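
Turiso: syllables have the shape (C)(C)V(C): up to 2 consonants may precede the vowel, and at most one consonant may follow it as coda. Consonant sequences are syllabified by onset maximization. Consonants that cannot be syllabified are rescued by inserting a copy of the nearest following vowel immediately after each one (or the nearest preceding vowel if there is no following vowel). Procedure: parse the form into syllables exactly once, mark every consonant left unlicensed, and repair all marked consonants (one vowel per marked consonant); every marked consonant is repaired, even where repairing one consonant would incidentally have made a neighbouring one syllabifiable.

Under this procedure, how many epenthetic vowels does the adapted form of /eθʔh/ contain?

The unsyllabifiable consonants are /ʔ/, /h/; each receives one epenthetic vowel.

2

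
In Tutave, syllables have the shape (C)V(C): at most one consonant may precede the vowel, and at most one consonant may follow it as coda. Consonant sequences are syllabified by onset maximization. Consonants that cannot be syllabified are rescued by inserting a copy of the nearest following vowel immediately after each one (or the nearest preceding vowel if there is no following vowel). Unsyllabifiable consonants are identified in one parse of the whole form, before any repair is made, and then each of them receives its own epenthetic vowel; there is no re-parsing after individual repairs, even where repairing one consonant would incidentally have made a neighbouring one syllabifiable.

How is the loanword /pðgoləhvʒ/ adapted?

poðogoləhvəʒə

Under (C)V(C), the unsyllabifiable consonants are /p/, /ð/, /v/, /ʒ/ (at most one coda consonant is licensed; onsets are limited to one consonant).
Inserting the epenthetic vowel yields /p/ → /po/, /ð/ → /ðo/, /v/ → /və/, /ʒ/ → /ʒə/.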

▸ **ACTIVITY**:
Give the count of lines in the data shown above that contain "neighbouring", and nothing else.

▸ **ANSWER TO THIS TASK**:
2